Exercise requirements: Transcribe the lines from the start of the data below through the line with "starts at 2.", word for word and nothing more.
---
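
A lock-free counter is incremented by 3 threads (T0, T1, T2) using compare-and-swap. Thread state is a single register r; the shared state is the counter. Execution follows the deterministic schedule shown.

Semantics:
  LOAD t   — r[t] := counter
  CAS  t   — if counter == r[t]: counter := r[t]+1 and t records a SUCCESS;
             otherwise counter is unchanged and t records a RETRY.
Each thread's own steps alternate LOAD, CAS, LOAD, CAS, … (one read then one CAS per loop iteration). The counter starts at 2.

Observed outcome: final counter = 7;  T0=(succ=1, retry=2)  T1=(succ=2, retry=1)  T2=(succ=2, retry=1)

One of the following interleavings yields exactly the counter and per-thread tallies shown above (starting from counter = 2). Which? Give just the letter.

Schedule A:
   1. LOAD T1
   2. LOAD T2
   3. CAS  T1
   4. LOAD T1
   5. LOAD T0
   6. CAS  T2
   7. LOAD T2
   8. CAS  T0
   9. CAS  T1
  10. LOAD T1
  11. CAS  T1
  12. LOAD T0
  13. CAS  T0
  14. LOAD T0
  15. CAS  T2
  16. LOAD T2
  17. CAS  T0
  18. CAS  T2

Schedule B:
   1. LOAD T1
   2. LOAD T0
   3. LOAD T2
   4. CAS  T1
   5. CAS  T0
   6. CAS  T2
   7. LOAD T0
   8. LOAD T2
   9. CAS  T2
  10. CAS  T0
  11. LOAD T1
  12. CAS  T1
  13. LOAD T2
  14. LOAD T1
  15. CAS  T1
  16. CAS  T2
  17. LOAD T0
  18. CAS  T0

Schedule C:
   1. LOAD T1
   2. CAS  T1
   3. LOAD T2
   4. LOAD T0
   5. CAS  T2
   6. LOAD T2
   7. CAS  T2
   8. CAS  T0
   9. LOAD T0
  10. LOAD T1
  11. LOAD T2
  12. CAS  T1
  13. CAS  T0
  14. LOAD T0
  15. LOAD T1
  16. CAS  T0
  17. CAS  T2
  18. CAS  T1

Tracing schedule C:
[1] T1.load  rd  (counter 2, T1.r 2)
[2] T1.cas  hit  (counter 3, T1.r 2)
[3] T2.load  rd  (counter 3, T2.r 3)
[4] T0.load  rd  (counter 3, T0.r 3)
[5] T2.cas  hit  (counter 4, T2.r 3)
[6] T2.load  rd  (counter 4, T2.r 4)
[7] T2.cas  hit  (counter 5, T2.r 4)
[8] T0.cas  miss  (counter 5, T0.r 3)
[9] T0.load  rd  (counter 5, T0.r 5)
[10] T1.load  rd  (counter 5, T1.r 5)
[11] T2.load  rd  (counter 5, T2.r 5)
[12] T1.cas  hit  (counter 6, T1.r 5)
[13] T0.cas  miss  (counter 6, T0.r 5)
[14] T0.load  rd  (counter 6, T0.r 6)
[15] T1.load  rd  (counter 6, T1.r 6)
[16] T0.cas  hit  (counter 7, T0.r 6)
[17] T2.cas  miss  (counter 7, T2.r 5)
[18] T1.cas  miss  (counter 7, T1.r 6)

C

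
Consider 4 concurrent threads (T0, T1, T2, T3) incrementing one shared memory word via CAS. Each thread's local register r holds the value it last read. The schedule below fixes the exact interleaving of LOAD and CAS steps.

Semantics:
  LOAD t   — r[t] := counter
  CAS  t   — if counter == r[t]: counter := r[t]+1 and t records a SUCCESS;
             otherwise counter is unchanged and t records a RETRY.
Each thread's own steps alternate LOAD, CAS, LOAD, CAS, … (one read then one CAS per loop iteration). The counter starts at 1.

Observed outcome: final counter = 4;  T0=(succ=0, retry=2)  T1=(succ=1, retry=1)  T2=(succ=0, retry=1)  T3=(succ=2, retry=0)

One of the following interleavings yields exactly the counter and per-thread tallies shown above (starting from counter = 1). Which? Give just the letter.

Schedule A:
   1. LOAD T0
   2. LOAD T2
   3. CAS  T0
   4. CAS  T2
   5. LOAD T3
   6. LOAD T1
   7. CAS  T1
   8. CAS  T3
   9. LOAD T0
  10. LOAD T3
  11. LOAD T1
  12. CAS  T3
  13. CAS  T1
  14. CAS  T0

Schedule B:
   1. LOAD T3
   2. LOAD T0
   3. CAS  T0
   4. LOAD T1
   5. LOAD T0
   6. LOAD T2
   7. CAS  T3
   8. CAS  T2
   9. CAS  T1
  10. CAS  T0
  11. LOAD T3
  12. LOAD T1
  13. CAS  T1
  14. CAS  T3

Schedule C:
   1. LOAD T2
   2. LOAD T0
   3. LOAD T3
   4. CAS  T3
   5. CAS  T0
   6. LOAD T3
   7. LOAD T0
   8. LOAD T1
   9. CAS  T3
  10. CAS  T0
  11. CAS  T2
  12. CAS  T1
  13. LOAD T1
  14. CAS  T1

C

Tracing schedule C:
   1) LOAD T2:  M=1  r_T2=1
   2) LOAD T0:  M=1  r_T0=1
   3) LOAD T3:  M=1  r_T3=1
   4) CAS  T3:  M=2  r_T3=1 ✓
   5) CAS  T0:  M=2  r_T0=1 ✗
   6) LOAD T3:  M=2  r_T3=2
   7) LOAD T0:  M=2  r_T0=2
   8) LOAD T1:  M=2  r_T1=2
   9) CAS  T3:  M=3  r_T3=2 ✓
  10) CAS  T0:  M=3  r_T0=2 ✗
  11) CAS  T2:  M=3  r_T2=1 ✗
  12) CAS  T1:  M=3  r_T1=2 ✗
  13) LOAD T1:  M=3  r_T1=3
  14) CAS  T1:  M=4  r_T1=3 ✓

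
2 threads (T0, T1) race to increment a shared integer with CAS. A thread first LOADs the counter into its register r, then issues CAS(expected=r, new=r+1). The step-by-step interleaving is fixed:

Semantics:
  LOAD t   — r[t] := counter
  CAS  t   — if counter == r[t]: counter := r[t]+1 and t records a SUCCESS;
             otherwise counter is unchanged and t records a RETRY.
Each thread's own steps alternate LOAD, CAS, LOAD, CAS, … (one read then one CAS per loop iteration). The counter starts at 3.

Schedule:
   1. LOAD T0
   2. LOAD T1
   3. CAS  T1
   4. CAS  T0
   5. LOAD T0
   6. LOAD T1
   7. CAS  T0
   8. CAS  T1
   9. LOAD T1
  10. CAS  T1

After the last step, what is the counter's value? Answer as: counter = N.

step 1: T0 LOAD ⇒ load; ctr=3 reg=3
step 2: T1 LOAD ⇒ load; ctr=3 reg=3
step 3: T1 CAS ⇒ ok; ctr=4 reg=3
step 4: T0 CAS ⇒ retry; ctr=4 reg=3
step 5: T0 LOAD ⇒ load; ctr=4 reg=4
step 6: T1 LOAD ⇒ load; ctr=4 reg=4
step 7: T0 CAS ⇒ ok; ctr=5 reg=4
step 8: T1 CAS ⇒ retry; ctr=5 reg=4
step 9: T1 LOAD ⇒ load; ctr=5 reg=5
step 10: T1 CAS ⇒ ok; ctr=6 reg=5

counter = 6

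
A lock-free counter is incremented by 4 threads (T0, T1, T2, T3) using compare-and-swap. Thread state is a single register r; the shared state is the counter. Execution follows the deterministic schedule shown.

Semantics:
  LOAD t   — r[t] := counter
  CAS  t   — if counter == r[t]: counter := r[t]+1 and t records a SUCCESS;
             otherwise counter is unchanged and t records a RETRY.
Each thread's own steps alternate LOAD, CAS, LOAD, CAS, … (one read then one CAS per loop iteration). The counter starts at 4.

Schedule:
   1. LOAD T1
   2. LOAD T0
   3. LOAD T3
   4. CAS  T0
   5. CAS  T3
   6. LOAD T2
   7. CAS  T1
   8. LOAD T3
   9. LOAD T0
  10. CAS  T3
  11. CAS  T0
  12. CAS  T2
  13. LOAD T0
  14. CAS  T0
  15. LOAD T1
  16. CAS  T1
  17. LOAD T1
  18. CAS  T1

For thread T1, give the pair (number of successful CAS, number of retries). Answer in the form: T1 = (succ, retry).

T1 = (2, 1)

1. LOAD T1 → mem=4 r[T1]=4 [LOAD]
2. LOAD T0 → mem=4 r[T0]=4 [LOAD]
3. LOAD T3 → mem=4 r[T3]=4 [LOAD]
4. CAS T0 → mem=5 r[T0]=4 [OK]
5. CAS T3 → mem=5 r[T3]=4 [RETRY]
6. LOAD T2 → mem=5 r[T2]=5 [LOAD]
7. CAS T1 → mem=5 r[T1]=4 [RETRY]
8. LOAD T3 → mem=5 r[T3]=5 [LOAD]
9. LOAD T0 → mem=5 r[T0]=5 [LOAD]
10. CAS T3 → mem=6 r[T3]=5 [OK]
11. CAS T0 → mem=6 r[T0]=5 [RETRY]
12. CAS T2 → mem=6 r[T2]=5 [RETRY]
13. LOAD T0 → mem=6 r[T0]=6 [LOAD]
14. CAS T0 → mem=7 r[T0]=6 [OK]
15. LOAD T1 → mem=7 r[T1]=7 [LOAD]
16. CAS T1 → mem=8 r[T1]=7 [OK]
17. LOAD T1 → mem=8 r[T1]=8 [LOAD]
18. CAS T1 → mem=9 r[T1]=8 [OK]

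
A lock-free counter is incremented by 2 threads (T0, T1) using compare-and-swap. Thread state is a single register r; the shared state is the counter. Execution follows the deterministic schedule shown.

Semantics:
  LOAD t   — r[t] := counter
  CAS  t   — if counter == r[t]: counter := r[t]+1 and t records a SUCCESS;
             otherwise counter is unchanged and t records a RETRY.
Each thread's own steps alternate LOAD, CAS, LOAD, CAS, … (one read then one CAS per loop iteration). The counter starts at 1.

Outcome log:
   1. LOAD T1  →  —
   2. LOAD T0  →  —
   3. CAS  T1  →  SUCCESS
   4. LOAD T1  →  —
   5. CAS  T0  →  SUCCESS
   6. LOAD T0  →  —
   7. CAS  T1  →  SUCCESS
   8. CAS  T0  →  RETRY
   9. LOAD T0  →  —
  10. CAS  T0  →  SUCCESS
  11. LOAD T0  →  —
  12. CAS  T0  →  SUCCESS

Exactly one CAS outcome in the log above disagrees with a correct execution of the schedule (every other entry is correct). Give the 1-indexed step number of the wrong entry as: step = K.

step = 5

Reference trace:
#1 T1 reads 1
#2 T0 reads 1
#3 T1 CAS(1→2) writes; counter now 2
#4 T1 reads 2
#5 T0 CAS(1→2) fails; counter now 2
#6 T0 reads 2
#7 T1 CAS(2→3) writes; counter now 3
#8 T0 CAS(2→3) fails; counter now 3
#9 T0 reads 3
#10 T0 CAS(3→4) writes; counter now 4
#11 T0 reads 4
#12 T0 CAS(4→5) writes; counter now 5
Flip is step 5.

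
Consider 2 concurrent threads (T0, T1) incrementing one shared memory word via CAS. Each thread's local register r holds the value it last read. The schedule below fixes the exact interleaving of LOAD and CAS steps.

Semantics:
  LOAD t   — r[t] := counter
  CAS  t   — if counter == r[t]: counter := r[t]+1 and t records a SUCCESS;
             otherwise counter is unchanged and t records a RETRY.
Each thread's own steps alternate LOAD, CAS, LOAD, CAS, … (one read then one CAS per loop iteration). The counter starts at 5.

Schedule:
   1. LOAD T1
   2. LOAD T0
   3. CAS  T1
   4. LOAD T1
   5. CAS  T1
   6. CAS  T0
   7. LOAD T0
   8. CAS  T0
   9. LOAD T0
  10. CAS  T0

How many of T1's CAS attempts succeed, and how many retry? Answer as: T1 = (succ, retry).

T1 LOAD — after: cnt=5, r=5 — load
T0 LOAD — after: cnt=5, r=5 — load
T1 CAS — after: cnt=6, r=5 — ok
T1 LOAD — after: cnt=6, r=6 — load
T1 CAS — after: cnt=7, r=6 — ok
T0 CAS — after: cnt=7, r=5 — retry
T0 LOAD — after: cnt=7, r=7 — load
T0 CAS — after: cnt=8, r=7 — ok
T0 LOAD — after: cnt=8, r=8 — load
T0 CAS — after: cnt=9, r=8 — ok

T1 = (2, 0)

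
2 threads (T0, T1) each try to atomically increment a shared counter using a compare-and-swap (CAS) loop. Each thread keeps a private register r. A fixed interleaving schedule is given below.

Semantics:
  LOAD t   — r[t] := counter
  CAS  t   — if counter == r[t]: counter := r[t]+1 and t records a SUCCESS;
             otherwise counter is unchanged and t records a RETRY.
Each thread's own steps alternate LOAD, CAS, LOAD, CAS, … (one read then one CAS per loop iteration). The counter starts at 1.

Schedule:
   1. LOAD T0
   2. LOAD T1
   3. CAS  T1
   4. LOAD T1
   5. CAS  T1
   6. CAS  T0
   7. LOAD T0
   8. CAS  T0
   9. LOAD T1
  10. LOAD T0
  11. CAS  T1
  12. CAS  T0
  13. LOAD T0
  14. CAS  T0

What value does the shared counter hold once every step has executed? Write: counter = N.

counter = 6

[1] T0.load  rd  (counter 1, T0.r 1)
[2] T1.load  rd  (counter 1, T1.r 1)
[3] T1.cas  hit  (counter 2, T1.r 1)
[4] T1.load  rd  (counter 2, T1.r 2)
[5] T1.cas  hit  (counter 3, T1.r 2)
[6] T0.cas  miss  (counter 3, T0.r 1)
[7] T0.load  rd  (counter 3, T0.r 3)
[8] T0.cas  hit  (counter 4, T0.r 3)
[9] T1.load  rd  (counter 4, T1.r 4)
[10] T0.load  rd  (counter 4, T0.r 4)
[11] T1.cas  hit  (counter 5, T1.r 4)
[12] T0.cas  miss  (counter 5, T0.r 4)
[13] T0.load  rd  (counter 5, T0.r 5)
[14] T0.cas  hit  (counter 6, T0.r 5)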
---
Result:
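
A lock-free counter is incremented by 3 threads (T0, T1, T2) using compare-and-swap. Thread state is a single register r; the shared state is the counter. Execution follows the deterministic schedule shown.

Semantics:
  LOAD t   — r[t] := counter
  CAS  t   — if counter == r[t]: counter := r[t]+1 and t records a SUCCESS;
             otherwise counter is unchanged and t records a RETRY.
Each thread's own steps alternate LOAD, CAS, LOAD, CAS, … (one read then one CAS per loop iteration). The counter starts at 2.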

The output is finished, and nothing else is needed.